» **Try it**: Every line of the records below from the line with "- Strike K = 31.33" up to and including the line with "- Dividend yield q = 1.60% (continuous)" must be reproduced exactly, and no line outside that range.
----- Available records -----
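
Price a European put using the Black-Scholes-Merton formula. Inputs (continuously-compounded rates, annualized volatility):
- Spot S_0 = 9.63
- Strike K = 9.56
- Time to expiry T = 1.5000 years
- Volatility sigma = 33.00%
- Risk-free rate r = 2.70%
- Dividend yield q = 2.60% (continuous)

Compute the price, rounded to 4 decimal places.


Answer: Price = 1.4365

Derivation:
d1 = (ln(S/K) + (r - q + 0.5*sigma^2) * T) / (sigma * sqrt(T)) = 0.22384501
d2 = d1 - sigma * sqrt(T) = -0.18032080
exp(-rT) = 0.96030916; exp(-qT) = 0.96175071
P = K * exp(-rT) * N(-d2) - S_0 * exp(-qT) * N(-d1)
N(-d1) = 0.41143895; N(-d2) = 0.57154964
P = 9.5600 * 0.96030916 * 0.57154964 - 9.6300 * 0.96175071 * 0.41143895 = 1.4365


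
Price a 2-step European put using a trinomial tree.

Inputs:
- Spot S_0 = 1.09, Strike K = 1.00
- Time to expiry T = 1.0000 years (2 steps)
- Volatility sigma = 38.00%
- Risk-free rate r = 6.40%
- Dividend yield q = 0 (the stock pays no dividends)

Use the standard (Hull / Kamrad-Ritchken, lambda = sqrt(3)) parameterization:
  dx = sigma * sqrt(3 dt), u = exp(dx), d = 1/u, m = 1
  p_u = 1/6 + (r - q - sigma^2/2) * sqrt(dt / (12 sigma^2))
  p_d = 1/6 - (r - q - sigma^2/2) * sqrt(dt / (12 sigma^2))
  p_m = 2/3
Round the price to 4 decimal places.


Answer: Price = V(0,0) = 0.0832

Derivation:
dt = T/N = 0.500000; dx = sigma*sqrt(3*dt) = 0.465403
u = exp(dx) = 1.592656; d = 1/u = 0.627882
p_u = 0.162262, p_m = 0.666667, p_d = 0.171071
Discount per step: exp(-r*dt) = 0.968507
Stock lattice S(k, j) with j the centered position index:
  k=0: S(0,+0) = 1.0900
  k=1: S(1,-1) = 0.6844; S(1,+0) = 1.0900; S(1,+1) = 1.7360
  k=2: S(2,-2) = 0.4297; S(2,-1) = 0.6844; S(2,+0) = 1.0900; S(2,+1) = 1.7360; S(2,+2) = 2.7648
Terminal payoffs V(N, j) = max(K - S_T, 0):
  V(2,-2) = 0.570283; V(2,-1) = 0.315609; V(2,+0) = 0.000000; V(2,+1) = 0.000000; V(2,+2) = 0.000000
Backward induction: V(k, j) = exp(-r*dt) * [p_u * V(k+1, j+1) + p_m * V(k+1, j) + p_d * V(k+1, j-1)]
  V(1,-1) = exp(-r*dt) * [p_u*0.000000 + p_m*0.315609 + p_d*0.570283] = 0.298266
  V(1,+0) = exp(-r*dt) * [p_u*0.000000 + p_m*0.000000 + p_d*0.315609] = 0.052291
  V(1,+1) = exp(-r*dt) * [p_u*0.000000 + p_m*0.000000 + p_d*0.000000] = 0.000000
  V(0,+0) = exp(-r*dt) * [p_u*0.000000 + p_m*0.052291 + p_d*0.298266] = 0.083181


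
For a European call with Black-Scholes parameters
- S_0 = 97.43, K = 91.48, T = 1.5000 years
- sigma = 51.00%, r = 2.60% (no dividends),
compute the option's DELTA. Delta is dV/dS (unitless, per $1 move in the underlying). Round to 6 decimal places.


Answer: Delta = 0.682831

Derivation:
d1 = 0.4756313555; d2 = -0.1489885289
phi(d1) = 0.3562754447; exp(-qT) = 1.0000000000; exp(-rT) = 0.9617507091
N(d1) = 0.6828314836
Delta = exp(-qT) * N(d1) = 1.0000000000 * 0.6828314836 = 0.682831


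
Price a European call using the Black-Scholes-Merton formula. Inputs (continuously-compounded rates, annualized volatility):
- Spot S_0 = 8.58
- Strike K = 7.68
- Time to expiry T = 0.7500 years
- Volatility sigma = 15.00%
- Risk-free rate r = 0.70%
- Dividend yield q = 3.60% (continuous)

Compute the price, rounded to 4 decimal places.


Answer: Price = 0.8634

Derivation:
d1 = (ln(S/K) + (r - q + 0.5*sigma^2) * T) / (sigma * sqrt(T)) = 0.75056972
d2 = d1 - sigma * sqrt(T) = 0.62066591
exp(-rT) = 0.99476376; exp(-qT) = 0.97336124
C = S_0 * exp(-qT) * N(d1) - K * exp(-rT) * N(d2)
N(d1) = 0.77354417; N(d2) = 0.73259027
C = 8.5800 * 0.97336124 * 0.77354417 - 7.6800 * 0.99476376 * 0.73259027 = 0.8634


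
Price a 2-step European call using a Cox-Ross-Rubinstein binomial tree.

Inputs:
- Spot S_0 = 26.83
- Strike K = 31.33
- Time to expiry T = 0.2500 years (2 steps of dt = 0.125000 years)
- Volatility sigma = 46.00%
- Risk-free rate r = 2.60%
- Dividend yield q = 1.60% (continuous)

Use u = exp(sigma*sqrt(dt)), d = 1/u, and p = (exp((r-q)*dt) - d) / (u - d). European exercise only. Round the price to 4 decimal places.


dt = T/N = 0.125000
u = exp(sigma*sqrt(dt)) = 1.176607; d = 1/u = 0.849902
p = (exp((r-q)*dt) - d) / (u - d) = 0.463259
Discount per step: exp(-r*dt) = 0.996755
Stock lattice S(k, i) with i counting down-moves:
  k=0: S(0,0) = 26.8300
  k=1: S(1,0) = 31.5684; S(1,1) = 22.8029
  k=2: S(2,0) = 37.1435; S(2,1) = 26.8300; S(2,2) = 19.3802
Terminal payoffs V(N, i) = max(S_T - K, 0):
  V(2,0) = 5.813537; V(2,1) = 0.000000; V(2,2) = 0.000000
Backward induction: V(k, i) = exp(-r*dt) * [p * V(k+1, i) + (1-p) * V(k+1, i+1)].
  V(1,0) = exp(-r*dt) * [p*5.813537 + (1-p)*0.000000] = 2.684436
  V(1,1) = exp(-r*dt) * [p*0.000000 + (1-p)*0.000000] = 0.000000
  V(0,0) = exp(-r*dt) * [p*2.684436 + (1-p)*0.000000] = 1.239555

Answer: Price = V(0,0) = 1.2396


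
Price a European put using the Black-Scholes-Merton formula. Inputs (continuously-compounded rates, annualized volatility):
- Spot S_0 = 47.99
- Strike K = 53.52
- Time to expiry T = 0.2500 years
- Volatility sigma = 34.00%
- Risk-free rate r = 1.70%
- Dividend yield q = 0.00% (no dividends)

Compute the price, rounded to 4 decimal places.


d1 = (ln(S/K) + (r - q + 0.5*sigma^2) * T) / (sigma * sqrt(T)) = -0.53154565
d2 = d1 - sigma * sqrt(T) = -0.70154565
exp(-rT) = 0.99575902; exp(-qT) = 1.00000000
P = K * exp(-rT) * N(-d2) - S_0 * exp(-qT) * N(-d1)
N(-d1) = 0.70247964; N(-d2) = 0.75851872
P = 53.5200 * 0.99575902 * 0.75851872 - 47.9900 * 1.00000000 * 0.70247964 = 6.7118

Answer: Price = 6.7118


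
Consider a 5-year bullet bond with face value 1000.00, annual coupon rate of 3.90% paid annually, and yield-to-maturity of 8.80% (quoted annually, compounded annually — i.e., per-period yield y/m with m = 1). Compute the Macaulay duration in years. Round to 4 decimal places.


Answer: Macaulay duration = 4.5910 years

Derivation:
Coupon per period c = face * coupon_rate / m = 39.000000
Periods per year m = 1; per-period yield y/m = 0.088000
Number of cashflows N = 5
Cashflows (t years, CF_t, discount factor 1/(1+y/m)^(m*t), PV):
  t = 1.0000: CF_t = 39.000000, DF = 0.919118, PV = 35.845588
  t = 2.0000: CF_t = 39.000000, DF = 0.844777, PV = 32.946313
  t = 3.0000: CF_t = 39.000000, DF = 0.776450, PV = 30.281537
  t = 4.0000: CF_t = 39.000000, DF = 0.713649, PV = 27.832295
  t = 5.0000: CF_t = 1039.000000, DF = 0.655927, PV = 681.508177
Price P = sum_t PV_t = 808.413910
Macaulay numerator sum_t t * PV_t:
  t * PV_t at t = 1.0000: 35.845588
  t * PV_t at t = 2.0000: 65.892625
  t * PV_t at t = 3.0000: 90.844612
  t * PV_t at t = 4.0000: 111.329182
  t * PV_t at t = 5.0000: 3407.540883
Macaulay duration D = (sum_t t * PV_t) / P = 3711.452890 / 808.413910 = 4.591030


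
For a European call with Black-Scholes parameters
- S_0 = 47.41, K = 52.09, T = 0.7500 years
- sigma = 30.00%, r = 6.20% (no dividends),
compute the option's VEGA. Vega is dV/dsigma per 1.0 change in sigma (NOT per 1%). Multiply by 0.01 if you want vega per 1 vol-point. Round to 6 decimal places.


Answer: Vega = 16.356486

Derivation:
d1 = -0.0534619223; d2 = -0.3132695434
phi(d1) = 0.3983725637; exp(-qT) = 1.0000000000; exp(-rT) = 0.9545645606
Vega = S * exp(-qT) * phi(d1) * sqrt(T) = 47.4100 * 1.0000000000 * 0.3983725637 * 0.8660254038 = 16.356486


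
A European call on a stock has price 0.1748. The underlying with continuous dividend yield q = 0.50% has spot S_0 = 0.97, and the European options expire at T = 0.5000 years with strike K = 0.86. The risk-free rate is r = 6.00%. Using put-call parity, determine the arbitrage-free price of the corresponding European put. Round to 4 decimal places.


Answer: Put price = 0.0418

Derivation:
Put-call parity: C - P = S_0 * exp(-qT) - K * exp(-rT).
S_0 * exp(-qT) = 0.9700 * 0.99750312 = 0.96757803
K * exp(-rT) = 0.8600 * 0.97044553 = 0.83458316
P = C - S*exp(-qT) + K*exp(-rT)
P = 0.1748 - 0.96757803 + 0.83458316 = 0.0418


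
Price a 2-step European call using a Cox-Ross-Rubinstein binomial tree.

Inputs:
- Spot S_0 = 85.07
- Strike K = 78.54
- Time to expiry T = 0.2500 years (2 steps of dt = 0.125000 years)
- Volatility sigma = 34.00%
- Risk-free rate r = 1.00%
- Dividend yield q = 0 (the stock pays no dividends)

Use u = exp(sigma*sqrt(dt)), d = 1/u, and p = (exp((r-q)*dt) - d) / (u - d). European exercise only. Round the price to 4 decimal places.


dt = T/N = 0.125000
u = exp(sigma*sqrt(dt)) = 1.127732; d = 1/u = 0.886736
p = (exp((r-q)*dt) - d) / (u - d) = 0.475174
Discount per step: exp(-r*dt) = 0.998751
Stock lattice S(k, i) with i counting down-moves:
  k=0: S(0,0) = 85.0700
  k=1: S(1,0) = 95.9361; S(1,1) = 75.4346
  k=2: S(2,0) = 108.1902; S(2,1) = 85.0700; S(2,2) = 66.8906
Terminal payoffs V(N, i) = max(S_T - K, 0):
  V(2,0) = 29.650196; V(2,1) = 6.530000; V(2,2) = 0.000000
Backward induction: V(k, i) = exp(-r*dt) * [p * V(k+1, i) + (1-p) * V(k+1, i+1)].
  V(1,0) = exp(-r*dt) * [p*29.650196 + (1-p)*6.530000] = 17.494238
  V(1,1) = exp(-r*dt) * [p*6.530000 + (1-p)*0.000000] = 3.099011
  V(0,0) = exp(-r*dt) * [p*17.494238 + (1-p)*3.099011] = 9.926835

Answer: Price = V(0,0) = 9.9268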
-----
----- Available records -----
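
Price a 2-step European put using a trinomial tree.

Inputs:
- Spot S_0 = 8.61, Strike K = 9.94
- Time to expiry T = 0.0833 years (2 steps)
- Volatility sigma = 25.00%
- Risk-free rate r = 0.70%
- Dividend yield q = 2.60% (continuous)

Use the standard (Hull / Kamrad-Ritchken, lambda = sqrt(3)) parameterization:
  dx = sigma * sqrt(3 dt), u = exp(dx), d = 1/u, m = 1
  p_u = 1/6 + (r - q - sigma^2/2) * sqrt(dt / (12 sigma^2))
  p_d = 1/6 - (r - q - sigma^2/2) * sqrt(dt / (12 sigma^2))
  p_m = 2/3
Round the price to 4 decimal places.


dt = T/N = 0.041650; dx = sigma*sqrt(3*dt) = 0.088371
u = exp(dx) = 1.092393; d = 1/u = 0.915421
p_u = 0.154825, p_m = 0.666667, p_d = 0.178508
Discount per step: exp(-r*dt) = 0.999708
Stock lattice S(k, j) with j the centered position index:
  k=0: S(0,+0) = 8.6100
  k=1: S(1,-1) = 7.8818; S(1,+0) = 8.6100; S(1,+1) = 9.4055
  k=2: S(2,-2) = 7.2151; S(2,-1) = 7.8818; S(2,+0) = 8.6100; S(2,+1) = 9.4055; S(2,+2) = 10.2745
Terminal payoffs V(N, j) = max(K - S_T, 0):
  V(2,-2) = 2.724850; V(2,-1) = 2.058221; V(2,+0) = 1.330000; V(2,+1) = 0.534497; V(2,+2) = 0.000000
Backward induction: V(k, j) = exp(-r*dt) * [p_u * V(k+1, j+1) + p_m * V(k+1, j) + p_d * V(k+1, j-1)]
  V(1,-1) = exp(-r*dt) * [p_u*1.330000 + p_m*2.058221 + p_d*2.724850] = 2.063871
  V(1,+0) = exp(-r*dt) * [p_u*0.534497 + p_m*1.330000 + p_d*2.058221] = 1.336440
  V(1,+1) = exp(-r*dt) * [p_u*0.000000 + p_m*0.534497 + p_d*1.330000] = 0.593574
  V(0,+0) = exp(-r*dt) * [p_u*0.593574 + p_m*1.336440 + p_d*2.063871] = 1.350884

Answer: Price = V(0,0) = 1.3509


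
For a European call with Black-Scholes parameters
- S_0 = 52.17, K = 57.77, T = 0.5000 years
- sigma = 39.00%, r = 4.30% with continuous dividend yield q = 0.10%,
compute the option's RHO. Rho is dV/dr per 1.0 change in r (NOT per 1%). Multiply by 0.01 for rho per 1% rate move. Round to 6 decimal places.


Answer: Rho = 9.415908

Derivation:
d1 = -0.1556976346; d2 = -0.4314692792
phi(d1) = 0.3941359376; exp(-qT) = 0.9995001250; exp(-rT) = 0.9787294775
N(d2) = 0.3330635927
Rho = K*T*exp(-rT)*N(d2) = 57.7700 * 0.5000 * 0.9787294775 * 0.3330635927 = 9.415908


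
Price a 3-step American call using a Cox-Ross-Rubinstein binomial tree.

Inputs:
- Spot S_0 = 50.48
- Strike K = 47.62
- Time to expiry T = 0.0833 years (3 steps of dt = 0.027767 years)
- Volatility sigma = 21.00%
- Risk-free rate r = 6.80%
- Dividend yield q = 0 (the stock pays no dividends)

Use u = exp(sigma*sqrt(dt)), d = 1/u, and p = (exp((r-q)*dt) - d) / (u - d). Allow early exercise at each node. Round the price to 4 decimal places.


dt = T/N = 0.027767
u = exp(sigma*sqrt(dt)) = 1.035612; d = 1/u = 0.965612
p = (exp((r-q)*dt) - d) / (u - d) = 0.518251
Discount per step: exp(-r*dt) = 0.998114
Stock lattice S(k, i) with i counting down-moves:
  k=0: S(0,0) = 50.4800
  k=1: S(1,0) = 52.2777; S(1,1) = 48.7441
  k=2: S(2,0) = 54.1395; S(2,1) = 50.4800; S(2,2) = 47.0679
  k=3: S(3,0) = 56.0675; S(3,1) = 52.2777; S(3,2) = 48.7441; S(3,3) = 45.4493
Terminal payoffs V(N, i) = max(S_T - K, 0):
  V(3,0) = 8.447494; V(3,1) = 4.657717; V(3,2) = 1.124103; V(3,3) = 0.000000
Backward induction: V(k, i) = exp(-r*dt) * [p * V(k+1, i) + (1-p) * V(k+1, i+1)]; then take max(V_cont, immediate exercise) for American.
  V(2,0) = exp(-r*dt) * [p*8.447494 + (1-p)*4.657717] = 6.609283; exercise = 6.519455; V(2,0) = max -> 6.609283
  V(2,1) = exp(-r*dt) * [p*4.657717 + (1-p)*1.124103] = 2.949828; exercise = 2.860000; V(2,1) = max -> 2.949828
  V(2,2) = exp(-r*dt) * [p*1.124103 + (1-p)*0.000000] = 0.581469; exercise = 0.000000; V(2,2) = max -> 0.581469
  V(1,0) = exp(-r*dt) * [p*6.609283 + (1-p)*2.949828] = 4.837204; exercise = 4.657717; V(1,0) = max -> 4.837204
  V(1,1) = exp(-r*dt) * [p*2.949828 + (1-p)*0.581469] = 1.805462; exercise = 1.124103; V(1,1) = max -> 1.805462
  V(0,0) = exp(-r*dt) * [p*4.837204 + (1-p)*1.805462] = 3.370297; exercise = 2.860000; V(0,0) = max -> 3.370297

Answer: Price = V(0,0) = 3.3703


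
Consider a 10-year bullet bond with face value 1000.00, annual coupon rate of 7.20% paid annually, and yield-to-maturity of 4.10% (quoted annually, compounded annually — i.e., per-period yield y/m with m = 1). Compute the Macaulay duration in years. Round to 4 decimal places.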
-----
» **Written answer**:
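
- Strike K = 31.33
- Time to expiry T = 0.2500 years (2 steps of dt = 0.125000 years)
- Volatility sigma = 46.00%
- Risk-free rate r = 2.60%
- Dividend yield q = 1.60% (continuous)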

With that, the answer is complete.